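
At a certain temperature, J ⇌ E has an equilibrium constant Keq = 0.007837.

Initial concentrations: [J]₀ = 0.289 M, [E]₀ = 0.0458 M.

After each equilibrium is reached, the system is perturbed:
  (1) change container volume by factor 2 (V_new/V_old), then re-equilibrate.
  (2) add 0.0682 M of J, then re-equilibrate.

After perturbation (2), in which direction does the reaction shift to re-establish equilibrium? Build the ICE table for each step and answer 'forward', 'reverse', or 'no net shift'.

Q₀ = 0.1585 vs Keq = 0.007837 ⇒ Q>K, reverse
Step 1:
                   J          E
  init         0.289     0.0458
  Δ           0.0432    -0.0432
  eq          0.3322   0.002603
  solve Keq expr → x = -0.0432; check Q = 0.007837
Then change container volume by factor 2 (V_new/V_old).
Step 2:
                   J          E
  init        0.1661   0.001302
  Δ                0          0
  eq          0.1661   0.001302
  solve Keq expr → x = 0; check Q = 0.007837
Then add 0.0682 M of J.
Step 3:
                   J          E
  init        0.2343   0.001302
  Δ       -5.3033e-04 5.3033e-04
  eq          0.2338   0.001832
  solve Keq expr → x = 5.3033e-04; check Q = 0.007837

Direction: forward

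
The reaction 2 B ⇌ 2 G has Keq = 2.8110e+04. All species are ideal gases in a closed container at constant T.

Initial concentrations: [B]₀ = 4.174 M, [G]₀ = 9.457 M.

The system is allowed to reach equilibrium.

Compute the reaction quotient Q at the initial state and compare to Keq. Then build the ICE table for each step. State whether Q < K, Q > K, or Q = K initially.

Q₀ = 5.133 vs Keq = 2.8110e+04 ⇒ Q<K, forward
Step 1:
                   B          G
  Initial      4.174      9.457
  Change      -4.093      4.093
  Equil      0.08082      13.55
  solve Keq expr → x = 2.047; check Q = 2.8110e+04

Q₀ = 5.133; Q < K (proceeds forward)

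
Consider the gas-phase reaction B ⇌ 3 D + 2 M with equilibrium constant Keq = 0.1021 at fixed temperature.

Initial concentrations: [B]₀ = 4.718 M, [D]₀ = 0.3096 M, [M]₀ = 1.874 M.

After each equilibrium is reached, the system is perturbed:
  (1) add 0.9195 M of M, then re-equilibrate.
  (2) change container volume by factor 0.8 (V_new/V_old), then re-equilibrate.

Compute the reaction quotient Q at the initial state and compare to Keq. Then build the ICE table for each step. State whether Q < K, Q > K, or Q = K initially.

Q₀ = 0.02209; Q < K (proceeds forward)

Q₀ = 0.02209 vs Keq = 0.1021 ⇒ Q<K, forward
Step 1:
                  B         D         M
  Initial     4.718    0.3096     1.874
  Change   -0.06092    0.1828    0.1218
  Equil       4.657    0.4924     1.996
  solve Keq expr → x = 0.06092; check Q = 0.1021
Then add 0.9195 M of M.
Step 2:
                  B         D         M
  Initial     4.657    0.4924     2.915
  Change    0.03428   -0.1028  -0.06856
  Equil       4.691    0.3895     2.847
  solve Keq expr → x = -0.03428; check Q = 0.1021
Then change container volume by factor 0.8 (V_new/V_old).
Step 3:
                  B         D         M
  Initial     5.864    0.4869     3.558
  Change    0.03967    -0.119  -0.07933
  Equil       5.904    0.3679     3.479
  solve Keq expr → x = -0.03967; check Q = 0.1021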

_ _ _

All of the data shown above should be printed exactly as given.

(Your response)
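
At a certain temperature, J ⇌ E has an equilibrium constant Keq = 0.007837.

Initial concentrations: [J]₀ = 0.289 M, [E]₀ = 0.0458 M.

After each equilibrium is reached, the system is perturbed:
  (1) change container volume by factor 2 (V_new/V_old), then re-equilibrate.
  (2) add 0.0682 M of J, then re-equilibrate.

After perturbation (2), in which direction does the reaction shift to re-establish equilibrium? Build the ICE table for each step and answer 'forward', 'reverse', or 'no net shift'.

Q₀ = 0.1585 vs Keq = 0.007837 ⇒ Q>K, reverse
Step 1:
                   J          E
  init         0.289     0.0458
  Δ           0.0432    -0.0432
  eq          0.3322   0.002603
  solve Keq expr → x = -0.0432; check Q = 0.007837
Then change container volume by factor 2 (V_new/V_old).
Step 2:
                   J          E
  init        0.1661   0.001302
  Δ                0          0
  eq          0.1661   0.001302
  solve Keq expr → x = 0; check Q = 0.007837
Then add 0.0682 M of J.
Step 3:
                   J          E
  init        0.2343   0.001302
  Δ       -5.3033e-04 5.3033e-04
  eq          0.2338   0.001832
  solve Keq expr → x = 5.3033e-04; check Q = 0.007837

Direction: forward

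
The reaction 2 B ⇌ 2 G has Keq = 2.8110e+04. All species are ideal gases in a closed container at constant T.

Initial concentrations: [B]₀ = 4.174 M, [G]₀ = 9.457 M.

The system is allowed to reach equilibrium.

Compute the reaction quotient Q at the initial state and compare to Keq. Then build the ICE table for each step. State whether Q < K, Q > K, or Q = K initially.

Q₀ = 5.133 vs Keq = 2.8110e+04 ⇒ Q<K, forward
Step 1:
                   B          G
  Initial      4.174      9.457
  Change      -4.093      4.093
  Equil      0.08082      13.55
  solve Keq expr → x = 2.047; check Q = 2.8110e+04

Q₀ = 5.133; Q < K (proceeds forward)

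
Consider the gas-phase reaction B ⇌ 3 D + 2 M with equilibrium constant Keq = 0.1021 at fixed temperature.

Initial concentrations: [B]₀ = 4.718 M, [D]₀ = 0.3096 M, [M]₀ = 1.874 M.

After each equilibrium is reached, the system is perturbed:
  (1) add 0.9195 M of M, then re-equilibrate.
  (2) change container volume by factor 0.8 (V_new/V_old), then re-equilibrate.

Compute the reaction quotient Q at the initial state and compare to Keq. Then build the ICE table for each step. State whether Q < K, Q > K, or Q = K initially.

Q₀ = 0.02209; Q < K (proceeds forward)

Q₀ = 0.02209 vs Keq = 0.1021 ⇒ Q<K, forward
Step 1:
                  B         D         M
  Initial     4.718    0.3096     1.874
  Change   -0.06092    0.1828    0.1218
  Equil       4.657    0.4924     1.996
  solve Keq expr → x = 0.06092; check Q = 0.1021
Then add 0.9195 M of M.
Step 2:
                  B         D         M
  Initial     4.657    0.4924     2.915
  Change    0.03428   -0.1028  -0.06856
  Equil       4.691    0.3895     2.847
  solve Keq expr → x = -0.03428; check Q = 0.1021
Then change container volume by factor 0.8 (V_new/V_old).
Step 3:
                  B         D         M
  Initial     5.864    0.4869     3.558
  Change    0.03967    -0.119  -0.07933
  Equil       5.904    0.3679     3.479
  solve Keq expr → x = -0.03967; check Q = 0.1021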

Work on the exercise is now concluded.